• [Requirement] Each entry below is to be extracted exactly.

--- START ---

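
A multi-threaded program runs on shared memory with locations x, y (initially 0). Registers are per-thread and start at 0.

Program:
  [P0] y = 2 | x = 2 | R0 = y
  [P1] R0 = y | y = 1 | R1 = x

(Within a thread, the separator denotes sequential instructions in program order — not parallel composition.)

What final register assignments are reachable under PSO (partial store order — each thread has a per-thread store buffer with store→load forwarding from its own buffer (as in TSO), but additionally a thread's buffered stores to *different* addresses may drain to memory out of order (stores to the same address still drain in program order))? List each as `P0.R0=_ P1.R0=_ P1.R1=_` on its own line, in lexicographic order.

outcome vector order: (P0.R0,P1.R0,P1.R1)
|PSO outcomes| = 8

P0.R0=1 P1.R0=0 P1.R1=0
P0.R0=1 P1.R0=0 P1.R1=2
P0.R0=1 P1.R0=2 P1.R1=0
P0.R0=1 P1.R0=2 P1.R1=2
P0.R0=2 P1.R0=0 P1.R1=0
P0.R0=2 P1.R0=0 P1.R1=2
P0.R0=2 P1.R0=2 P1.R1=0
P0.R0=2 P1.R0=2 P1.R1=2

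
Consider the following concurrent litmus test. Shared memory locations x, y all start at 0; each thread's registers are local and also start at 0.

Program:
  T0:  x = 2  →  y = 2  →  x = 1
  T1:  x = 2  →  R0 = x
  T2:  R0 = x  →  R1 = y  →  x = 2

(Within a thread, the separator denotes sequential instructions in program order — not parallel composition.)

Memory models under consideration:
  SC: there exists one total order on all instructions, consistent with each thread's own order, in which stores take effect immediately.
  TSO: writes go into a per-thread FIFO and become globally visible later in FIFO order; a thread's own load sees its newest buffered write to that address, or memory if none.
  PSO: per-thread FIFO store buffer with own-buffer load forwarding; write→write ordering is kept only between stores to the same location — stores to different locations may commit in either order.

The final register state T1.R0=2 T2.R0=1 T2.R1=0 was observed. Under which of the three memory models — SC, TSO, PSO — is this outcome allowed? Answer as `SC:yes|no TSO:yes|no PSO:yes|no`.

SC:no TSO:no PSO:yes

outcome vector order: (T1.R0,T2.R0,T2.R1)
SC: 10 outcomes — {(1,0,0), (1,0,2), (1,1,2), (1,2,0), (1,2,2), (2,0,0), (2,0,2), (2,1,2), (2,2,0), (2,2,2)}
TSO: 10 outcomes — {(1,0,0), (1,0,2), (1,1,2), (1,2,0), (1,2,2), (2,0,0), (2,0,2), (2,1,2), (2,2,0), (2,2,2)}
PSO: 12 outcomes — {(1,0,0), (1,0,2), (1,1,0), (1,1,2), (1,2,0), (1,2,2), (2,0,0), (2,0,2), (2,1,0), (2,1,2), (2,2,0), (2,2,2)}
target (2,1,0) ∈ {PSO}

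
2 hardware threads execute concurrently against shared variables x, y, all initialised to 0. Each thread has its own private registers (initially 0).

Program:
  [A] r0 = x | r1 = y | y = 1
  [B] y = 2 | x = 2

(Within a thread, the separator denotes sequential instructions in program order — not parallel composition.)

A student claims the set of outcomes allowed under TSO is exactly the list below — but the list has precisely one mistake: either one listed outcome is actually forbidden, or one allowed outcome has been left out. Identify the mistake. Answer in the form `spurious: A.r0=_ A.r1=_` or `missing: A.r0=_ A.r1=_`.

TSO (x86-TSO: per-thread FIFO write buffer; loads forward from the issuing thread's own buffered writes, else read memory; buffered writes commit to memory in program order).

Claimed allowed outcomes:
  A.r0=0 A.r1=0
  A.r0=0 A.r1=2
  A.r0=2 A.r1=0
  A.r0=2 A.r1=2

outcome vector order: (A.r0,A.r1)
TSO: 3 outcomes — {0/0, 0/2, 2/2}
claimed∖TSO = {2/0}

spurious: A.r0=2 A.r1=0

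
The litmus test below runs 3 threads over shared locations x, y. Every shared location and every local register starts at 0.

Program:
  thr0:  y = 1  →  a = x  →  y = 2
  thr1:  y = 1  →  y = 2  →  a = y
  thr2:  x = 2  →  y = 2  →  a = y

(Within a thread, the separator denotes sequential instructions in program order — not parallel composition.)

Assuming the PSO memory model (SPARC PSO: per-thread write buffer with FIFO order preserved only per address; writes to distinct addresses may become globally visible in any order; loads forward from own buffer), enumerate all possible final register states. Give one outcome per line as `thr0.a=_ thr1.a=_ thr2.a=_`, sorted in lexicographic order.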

--- END ---

• [Solution below]
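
A multi-threaded program runs on shared memory with locations x, y (initially 0). Registers are per-thread and start at 0.

Program:
  [P0] y = 2 | x = 2 | R0 = y
  [P1] R0 = y | y = 1 | R1 = x

(Within a thread, the separator denotes sequential instructions in program order — not parallel composition.)

What final register assignments are reachable under PSO (partial store order — each thread has a per-thread store buffer with store→load forwarding from its own buffer (as in TSO), but additionally a thread's buffered stores to *different* addresses may drain to memory out of order (stores to the same address still drain in program order))? List each as `P0.R0=_ P1.R0=_ P1.R1=_` on its own line, in lexicographic order.

outcome vector order: (P0.R0,P1.R0,P1.R1)
|PSO outcomes| = 8

P0.R0=1 P1.R0=0 P1.R1=0
P0.R0=1 P1.R0=0 P1.R1=2
P0.R0=1 P1.R0=2 P1.R1=0
P0.R0=1 P1.R0=2 P1.R1=2
P0.R0=2 P1.R0=0 P1.R1=0
P0.R0=2 P1.R0=0 P1.R1=2
P0.R0=2 P1.R0=2 P1.R1=0
P0.R0=2 P1.R0=2 P1.R1=2

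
Consider the following concurrent litmus test. Shared memory locations x, y all start at 0; each thread's registers are local and also start at 0.

Program:
  T0:  x = 2  →  y = 2  →  x = 1
  T1:  x = 2  →  R0 = x
  T2:  R0 = x  →  R1 = y  →  x = 2

(Within a thread, the separator denotes sequential instructions in program order — not parallel composition.)

Memory models under consideration:
  SC: there exists one total order on all instructions, consistent with each thread's own order, in which stores take effect immediately.
  TSO: writes go into a per-thread FIFO and become globally visible later in FIFO order; a thread's own load sees its newest buffered write to that address, or memory if none.
  PSO: per-thread FIFO store buffer with own-buffer load forwarding; write→write ordering is kept only between stores to the same location — stores to different locations may commit in either order.

The final register state T1.R0=2 T2.R0=1 T2.R1=0 was observed. Under which of the three memory models — SC, TSO, PSO — is this outcome allowed? Answer as `SC:yes|no TSO:yes|no PSO:yes|no`.

SC:no TSO:no PSO:yes

outcome vector order: (T1.R0,T2.R0,T2.R1)
SC: 10 outcomes — {(1,0,0), (1,0,2), (1,1,2), (1,2,0), (1,2,2), (2,0,0), (2,0,2), (2,1,2), (2,2,0), (2,2,2)}
TSO: 10 outcomes — {(1,0,0), (1,0,2), (1,1,2), (1,2,0), (1,2,2), (2,0,0), (2,0,2), (2,1,2), (2,2,0), (2,2,2)}
PSO: 12 outcomes — {(1,0,0), (1,0,2), (1,1,0), (1,1,2), (1,2,0), (1,2,2), (2,0,0), (2,0,2), (2,1,0), (2,1,2), (2,2,0), (2,2,2)}
target (2,1,0) ∈ {PSO}

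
2 hardware threads execute concurrently against shared variables x, y, all initialised to 0. Each thread has its own private registers (initially 0).

Program:
  [A] r0 = x | r1 = y | y = 1
  [B] y = 2 | x = 2

(Within a thread, the separator denotes sequential instructions in program order — not parallel composition.)

A student claims the set of outcomes allowed under TSO is exactly the list below — but the list has precisely one mistake: either one listed outcome is actually forbidden, or one allowed outcome has been left out. Identify the mistake. Answer in the form `spurious: A.r0=_ A.r1=_` or `missing: A.r0=_ A.r1=_`.

TSO (x86-TSO: per-thread FIFO write buffer; loads forward from the issuing thread's own buffered writes, else read memory; buffered writes commit to memory in program order).

Claimed allowed outcomes:
  A.r0=0 A.r1=0
  A.r0=0 A.r1=2
  A.r0=2 A.r1=0
  A.r0=2 A.r1=2

outcome vector order: (A.r0,A.r1)
TSO: 3 outcomes — {0/0, 0/2, 2/2}
claimed∖TSO = {2/0}

spurious: A.r0=2 A.r1=0

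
The litmus test below runs 3 threads over shared locations x, y. Every shared location and every local register starts at 0.

Program:
  thr0:  y = 1  →  a = x  →  y = 2
  thr1:  y = 1  →  y = 2  →  a = y
  thr2:  x = 2  →  y = 2  →  a = y

(Within a thread, the separator denotes sequential instructions in program order — not parallel composition.)

Assuming the PSO memory model (SPARC PSO: per-thread write buffer with FIFO order preserved only per address; writes to distinct addresses may become globally visible in any order; loads forward from own buffer), enumerate all possible final register states. Give one outcome per line as `thr0.a=_ thr1.a=_ thr2.a=_`, sorted in lexicographic order.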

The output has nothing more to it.